START Available records

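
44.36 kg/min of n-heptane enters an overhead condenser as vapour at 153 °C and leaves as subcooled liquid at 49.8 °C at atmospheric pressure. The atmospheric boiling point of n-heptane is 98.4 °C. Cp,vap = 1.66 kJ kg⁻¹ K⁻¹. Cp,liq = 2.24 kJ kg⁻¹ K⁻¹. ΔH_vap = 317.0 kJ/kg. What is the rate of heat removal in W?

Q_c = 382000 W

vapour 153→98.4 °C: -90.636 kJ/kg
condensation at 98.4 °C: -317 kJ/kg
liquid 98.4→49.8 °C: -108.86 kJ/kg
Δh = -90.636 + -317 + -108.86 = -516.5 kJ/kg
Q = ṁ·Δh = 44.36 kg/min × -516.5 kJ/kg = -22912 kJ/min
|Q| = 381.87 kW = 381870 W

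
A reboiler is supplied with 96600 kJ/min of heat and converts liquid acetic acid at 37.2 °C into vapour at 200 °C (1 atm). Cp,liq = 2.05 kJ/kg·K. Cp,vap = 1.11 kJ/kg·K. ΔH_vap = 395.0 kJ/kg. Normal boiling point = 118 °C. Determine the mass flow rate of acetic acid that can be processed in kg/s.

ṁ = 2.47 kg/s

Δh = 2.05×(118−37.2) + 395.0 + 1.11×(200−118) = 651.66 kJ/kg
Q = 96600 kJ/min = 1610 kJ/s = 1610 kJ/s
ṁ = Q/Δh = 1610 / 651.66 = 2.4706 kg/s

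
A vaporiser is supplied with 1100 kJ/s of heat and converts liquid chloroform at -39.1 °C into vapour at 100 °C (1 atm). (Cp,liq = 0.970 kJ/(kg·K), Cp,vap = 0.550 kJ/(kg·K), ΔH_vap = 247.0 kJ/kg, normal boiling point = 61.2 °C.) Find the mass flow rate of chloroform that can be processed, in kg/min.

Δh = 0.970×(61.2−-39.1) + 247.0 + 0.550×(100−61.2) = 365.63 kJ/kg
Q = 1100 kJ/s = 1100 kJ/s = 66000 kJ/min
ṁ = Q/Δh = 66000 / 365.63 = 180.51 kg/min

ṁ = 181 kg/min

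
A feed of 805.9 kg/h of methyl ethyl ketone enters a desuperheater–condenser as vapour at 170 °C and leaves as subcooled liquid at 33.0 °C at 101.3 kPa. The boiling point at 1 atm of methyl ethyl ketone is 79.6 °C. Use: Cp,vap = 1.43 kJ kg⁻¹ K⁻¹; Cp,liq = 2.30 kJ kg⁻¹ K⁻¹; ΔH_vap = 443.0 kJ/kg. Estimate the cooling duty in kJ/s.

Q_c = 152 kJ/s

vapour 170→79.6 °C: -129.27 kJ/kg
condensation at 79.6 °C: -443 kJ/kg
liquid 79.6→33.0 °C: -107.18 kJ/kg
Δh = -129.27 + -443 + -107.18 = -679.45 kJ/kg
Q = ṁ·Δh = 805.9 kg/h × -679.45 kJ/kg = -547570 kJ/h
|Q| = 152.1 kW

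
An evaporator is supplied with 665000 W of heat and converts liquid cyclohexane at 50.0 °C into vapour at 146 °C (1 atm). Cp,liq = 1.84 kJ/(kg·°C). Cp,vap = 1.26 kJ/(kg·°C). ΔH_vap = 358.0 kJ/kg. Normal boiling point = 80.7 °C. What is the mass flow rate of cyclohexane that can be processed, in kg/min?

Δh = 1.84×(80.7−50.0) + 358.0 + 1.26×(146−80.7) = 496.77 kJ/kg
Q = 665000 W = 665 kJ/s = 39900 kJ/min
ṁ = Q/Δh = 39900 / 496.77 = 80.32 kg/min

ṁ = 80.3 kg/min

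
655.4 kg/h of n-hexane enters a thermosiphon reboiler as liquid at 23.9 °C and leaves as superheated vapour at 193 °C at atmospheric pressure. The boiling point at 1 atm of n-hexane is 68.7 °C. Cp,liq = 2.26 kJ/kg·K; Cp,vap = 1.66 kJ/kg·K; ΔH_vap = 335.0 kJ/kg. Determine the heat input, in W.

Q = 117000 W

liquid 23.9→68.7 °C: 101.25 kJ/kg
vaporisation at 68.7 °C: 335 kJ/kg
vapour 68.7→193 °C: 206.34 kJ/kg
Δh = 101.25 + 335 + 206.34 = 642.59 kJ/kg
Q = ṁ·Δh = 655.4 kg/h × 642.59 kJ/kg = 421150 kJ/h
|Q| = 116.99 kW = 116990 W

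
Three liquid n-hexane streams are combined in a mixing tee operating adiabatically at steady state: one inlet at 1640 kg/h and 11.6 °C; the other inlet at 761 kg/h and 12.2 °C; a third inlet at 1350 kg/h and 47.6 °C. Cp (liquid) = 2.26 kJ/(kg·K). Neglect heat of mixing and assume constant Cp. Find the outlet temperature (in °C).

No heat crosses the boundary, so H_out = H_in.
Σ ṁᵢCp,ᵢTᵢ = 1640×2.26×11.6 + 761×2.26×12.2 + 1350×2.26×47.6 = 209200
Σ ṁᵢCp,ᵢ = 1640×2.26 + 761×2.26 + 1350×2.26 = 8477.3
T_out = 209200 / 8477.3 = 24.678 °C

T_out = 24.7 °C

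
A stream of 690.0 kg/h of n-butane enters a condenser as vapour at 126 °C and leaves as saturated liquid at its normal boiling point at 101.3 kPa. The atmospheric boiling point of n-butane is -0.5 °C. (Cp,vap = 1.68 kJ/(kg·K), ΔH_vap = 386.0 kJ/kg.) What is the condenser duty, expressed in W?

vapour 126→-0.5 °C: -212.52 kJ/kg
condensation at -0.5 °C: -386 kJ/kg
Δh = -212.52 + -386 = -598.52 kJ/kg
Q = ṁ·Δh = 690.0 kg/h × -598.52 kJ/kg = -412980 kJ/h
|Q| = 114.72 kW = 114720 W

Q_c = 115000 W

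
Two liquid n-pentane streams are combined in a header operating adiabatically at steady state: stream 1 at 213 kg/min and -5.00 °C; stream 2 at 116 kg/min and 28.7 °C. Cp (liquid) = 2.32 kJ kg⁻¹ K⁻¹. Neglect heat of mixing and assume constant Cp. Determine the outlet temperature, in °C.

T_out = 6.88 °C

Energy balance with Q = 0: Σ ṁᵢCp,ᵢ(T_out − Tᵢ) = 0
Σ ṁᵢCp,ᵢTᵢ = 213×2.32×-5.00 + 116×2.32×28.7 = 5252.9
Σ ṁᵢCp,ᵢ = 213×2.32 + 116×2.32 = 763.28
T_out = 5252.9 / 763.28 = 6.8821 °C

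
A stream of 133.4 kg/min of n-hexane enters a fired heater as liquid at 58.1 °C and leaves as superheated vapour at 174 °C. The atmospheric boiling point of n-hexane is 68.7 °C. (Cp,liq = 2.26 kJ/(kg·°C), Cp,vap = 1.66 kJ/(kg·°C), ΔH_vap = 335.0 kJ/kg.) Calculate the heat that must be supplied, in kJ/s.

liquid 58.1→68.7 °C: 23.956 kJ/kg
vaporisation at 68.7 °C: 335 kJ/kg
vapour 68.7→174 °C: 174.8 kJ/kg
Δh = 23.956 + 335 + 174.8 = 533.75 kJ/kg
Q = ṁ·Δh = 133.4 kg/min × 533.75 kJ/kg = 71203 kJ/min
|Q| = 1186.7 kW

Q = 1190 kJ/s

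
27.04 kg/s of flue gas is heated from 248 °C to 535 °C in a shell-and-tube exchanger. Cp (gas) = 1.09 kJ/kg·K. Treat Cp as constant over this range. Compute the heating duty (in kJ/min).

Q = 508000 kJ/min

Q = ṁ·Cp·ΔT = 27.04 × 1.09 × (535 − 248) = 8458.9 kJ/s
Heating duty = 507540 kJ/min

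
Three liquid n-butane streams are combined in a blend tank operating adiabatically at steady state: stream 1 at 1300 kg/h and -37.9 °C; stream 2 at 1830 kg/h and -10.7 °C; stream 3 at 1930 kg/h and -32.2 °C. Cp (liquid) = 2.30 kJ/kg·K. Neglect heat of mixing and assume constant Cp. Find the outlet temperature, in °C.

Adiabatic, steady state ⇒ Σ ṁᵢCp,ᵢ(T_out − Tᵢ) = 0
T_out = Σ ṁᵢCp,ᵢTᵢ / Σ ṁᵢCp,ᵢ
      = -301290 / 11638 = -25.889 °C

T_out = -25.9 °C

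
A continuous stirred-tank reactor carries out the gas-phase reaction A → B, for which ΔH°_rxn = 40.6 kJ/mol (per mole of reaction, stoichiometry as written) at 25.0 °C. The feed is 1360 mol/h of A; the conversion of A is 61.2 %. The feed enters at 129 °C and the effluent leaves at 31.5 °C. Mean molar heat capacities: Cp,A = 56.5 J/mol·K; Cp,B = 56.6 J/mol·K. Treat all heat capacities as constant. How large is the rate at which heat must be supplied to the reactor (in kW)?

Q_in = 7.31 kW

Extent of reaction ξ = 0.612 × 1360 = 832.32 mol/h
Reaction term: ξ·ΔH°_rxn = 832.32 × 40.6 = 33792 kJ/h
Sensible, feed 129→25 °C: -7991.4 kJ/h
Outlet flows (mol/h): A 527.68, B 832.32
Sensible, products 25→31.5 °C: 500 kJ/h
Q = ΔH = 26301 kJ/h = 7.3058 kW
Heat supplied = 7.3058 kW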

END Available records

# [Description of the task]
Take the lines above from the one holding "Three liquid n-butane" to the last and output them exactly.

# [Answer area]
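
Three liquid n-butane streams are combined in a blend tank operating adiabatically at steady state: stream 1 at 1300 kg/h and -37.9 °C; stream 2 at 1830 kg/h and -10.7 °C; stream 3 at 1930 kg/h and -32.2 °C. Cp (liquid) = 2.30 kJ/kg·K. Neglect heat of mixing and assume constant Cp. Find the outlet temperature, in °C.

Adiabatic, steady state ⇒ Σ ṁᵢCp,ᵢ(T_out − Tᵢ) = 0
T_out = Σ ṁᵢCp,ᵢTᵢ / Σ ṁᵢCp,ᵢ
      = -301290 / 11638 = -25.889 °C

T_out = -25.9 °C

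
A continuous stirred-tank reactor carries out the gas-phase reaction A → B, for which ΔH°_rxn = 40.6 kJ/mol (per mole of reaction, stoichiometry as written) at 25.0 °C. The feed is 1360 mol/h of A; the conversion of A is 61.2 %. The feed enters at 129 °C and the effluent leaves at 31.5 °C. Mean molar heat capacities: Cp,A = 56.5 J/mol·K; Cp,B = 56.6 J/mol·K. Treat all heat capacities as constant. How large is the rate at which heat must be supplied to the reactor (in kW)?

Q_in = 7.31 kW

Extent of reaction ξ = 0.612 × 1360 = 832.32 mol/h
Reaction term: ξ·ΔH°_rxn = 832.32 × 40.6 = 33792 kJ/h
Sensible, feed 129→25 °C: -7991.4 kJ/h
Outlet flows (mol/h): A 527.68, B 832.32
Sensible, products 25→31.5 °C: 500 kJ/h
Q = ΔH = 26301 kJ/h = 7.3058 kW
Heat supplied = 7.3058 kW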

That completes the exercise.